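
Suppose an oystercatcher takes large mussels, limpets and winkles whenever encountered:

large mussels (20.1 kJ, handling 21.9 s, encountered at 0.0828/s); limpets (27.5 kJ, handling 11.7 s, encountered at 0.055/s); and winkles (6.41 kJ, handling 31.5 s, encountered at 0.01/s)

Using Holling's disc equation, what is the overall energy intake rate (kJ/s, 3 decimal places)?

Energy encountered per unit search time: 0.0828×20.1 + 0.055×27.5 + 0.01×6.41 = 3.241 kJ/s.
Handling time per unit search time: 0.0828×21.9 + 0.055×11.7 + 0.01×31.5 = 2.772.
Rate = 3.241/(1 + 2.772) = 0.8592 kJ/s.

0.859 kJ/s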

-=-=-=-=-

> _Problem_:
Scan the data, and report each line that uses the word "mussels".

> _Response to this task_:
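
Suppose an oystercatcher takes large mussels, limpets and winkles whenever encountered:
large mussels (20.1 kJ, handling 21.9 s, encountered at 0.0828/s); limpets (27.5 kJ, handling 11.7 s, encountered at 0.055/s); and winkles (6.41 kJ, handling 31.5 s, encountered at 0.01/s)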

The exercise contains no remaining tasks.